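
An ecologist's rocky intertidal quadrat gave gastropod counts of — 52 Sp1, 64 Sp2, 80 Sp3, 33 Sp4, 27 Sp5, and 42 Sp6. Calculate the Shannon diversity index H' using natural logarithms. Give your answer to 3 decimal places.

Total N = 52+64+80+33+27+42 = 298, so the proportions are 0.1745, 0.21477, 0.26846, 0.11074, 0.0906, 0.14094 (working shown to 5 dp, full precision carried).
Each pᵢ ln pᵢ term: 0.1745×(-1.74585)=-0.30464, 0.21477×(-1.53821)=-0.33035, 0.26846×(-1.31507)=-0.35304, 0.11074×(-2.20059)=-0.24369, 0.0906×(-2.40126)=-0.21756, 0.14094×(-1.95942)=-0.27616.
Sum = -1.72545, so H' = 1.725.

1.725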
****************
- WORK TO BE COMPLETED -
Start at the top line of the records and retype them all exactly.

- RESPONSE -
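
An ecologist's rocky intertidal quadrat gave gastropod counts of — 52 Sp1, 64 Sp2, 80 Sp3, 33 Sp4, 27 Sp5, and 42 Sp6. Calculate the Shannon diversity index H' using natural logarithms. Give your answer to 3 decimal places.

Total N = 52+64+80+33+27+42 = 298, so the proportions are 0.1745, 0.21477, 0.26846, 0.11074, 0.0906, 0.14094 (working shown to 5 dp, full precision carried).
Each pᵢ ln pᵢ term: 0.1745×(-1.74585)=-0.30464, 0.21477×(-1.53821)=-0.33035, 0.26846×(-1.31507)=-0.35304, 0.11074×(-2.20059)=-0.24369, 0.0906×(-2.40126)=-0.21756, 0.14094×(-1.95942)=-0.27616.
Sum = -1.72545, so H' = 1.725.

1.725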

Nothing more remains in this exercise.